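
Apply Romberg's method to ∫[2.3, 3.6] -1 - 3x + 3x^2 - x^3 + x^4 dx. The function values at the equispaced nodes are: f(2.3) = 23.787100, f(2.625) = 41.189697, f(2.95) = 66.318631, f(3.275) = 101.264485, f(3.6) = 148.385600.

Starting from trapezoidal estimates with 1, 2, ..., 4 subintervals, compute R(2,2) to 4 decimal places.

R(0,0) (trapezoid, 1 panel, h=1.3000): 111.912255
R(1,0) (trapezoid, 2 panels, h=0.6500): 99.063238
R(2,0) (trapezoid, 4 panels, h=0.3250): 95.829228
R(1,1) = 99.063238 + (99.063238 − 111.912255)/3 = 94.780232
R(2,1) = 95.829228 + (95.829228 − 99.063238)/3 = 94.751225
R(2,2) = 94.751225 + (94.751225 − 94.780232)/15 = 94.749291

94.7493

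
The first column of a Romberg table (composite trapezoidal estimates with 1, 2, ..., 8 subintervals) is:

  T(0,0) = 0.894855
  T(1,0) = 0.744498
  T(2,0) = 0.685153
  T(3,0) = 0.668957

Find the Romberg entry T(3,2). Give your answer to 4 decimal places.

0.6634

Richardson extrapolation on the trapezoidal column (denominator 4−1=3):
T(2,1) = (4·0.685153 − 0.744498) / 3 = 0.665371
T(3,1) = (4·0.668957 − 0.685153) / 3 = 0.663558
T(3,2) = (16·0.663558 − 0.665371) / 15 = 0.663437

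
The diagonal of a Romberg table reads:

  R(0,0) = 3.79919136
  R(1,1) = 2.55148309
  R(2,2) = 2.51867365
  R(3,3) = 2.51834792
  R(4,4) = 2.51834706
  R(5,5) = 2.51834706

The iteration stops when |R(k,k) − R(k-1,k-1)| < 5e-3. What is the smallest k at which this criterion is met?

|R(1,1) − R(0,0)| = 1.24770827 ≥ 5e-3
|R(2,2) − R(1,1)| = 0.03280944 ≥ 5e-3
|R(3,3) − R(2,2)| = 0.00032573 < 5e-3

k = 3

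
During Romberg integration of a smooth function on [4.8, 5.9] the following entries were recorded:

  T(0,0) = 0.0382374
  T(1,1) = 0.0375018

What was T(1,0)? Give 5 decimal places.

From T(1,1) = (4·T(1,0) − T(0,0))/3, solve for T(1,0):
4·T(1,0) = 3·0.0375018 + 0.0382374 = 0.1507428
T(1,0) = 0.0376857

0.03769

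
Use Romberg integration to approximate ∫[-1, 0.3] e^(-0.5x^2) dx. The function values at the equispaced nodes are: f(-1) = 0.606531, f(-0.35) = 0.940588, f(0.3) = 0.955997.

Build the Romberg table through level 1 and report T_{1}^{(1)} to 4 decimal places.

T_{0}^{(0)} (trapezoid, 1 panel, h=1.3000): 1.015643
T_{1}^{(0)} (trapezoid, 2 panels, h=0.6500): 1.119204
T_{1}^{(1)} = 1.119204 + (1.119204 − 1.015643)/3 = 1.153724

1.1537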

══════

Show the lines from the data above that contain the string "values".

> **RESPONSE AREA**:
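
Apply Romberg's method to ∫[2.3, 3.6] -1 - 3x + 3x^2 - x^3 + x^4 dx. The function values at the equispaced nodes are: f(2.3) = 23.787100, f(2.625) = 41.189697, f(2.95) = 66.318631, f(3.275) = 101.264485, f(3.6) = 148.385600.
Use Romberg integration to approximate ∫[-1, 0.3] e^(-0.5x^2) dx. The function values at the equispaced nodes are: f(-1) = 0.606531, f(-0.35) = 0.940588, f(0.3) = 0.955997.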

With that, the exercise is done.